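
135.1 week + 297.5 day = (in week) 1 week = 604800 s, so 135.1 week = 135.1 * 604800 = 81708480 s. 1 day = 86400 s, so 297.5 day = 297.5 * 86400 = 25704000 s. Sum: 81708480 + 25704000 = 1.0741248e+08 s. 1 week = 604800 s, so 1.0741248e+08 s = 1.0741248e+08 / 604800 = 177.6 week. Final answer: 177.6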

##########

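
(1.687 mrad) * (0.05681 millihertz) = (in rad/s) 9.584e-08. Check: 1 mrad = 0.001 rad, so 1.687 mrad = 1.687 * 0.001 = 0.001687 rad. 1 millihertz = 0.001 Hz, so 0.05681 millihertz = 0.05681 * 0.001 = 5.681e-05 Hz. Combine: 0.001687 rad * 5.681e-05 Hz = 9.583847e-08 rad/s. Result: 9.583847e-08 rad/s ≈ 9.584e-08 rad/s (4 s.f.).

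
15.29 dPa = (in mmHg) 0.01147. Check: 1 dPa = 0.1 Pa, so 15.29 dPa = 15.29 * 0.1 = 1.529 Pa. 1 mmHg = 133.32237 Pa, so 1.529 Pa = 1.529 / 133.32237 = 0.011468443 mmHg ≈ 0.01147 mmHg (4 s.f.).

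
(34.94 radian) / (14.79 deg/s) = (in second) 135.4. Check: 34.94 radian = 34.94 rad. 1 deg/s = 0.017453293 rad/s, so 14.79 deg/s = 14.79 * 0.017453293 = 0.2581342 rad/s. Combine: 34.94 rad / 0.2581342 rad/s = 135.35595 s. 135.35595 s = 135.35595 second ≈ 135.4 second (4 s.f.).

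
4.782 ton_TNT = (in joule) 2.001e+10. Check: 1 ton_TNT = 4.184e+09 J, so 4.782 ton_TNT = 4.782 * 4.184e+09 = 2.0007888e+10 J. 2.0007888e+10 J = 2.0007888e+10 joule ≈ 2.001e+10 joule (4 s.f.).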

##########

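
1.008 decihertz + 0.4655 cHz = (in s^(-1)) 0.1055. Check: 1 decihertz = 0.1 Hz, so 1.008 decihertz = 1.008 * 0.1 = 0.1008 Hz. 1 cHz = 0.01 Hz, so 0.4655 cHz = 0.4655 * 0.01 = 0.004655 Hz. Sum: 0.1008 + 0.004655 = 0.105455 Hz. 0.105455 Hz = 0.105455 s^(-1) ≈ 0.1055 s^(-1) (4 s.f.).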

##########

Work order ->
Check each line of the records above, and copy those that hold the word "Combine".

Answer ->
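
(1.687 mrad) * (0.05681 millihertz) = (in rad/s) 9.584e-08. Check: 1 mrad = 0.001 rad, so 1.687 mrad = 1.687 * 0.001 = 0.001687 rad. 1 millihertz = 0.001 Hz, so 0.05681 millihertz = 0.05681 * 0.001 = 5.681e-05 Hz. Combine: 0.001687 rad * 5.681e-05 Hz = 9.583847e-08 rad/s. Result: 9.583847e-08 rad/s ≈ 9.584e-08 rad/s (4 s.f.).
(34.94 radian) / (14.79 deg/s) = (in second) 135.4. Check: 34.94 radian = 34.94 rad. 1 deg/s = 0.017453293 rad/s, so 14.79 deg/s = 14.79 * 0.017453293 = 0.2581342 rad/s. Combine: 34.94 rad / 0.2581342 rad/s = 135.35595 s. 135.35595 s = 135.35595 second ≈ 135.4 second (4 s.f.).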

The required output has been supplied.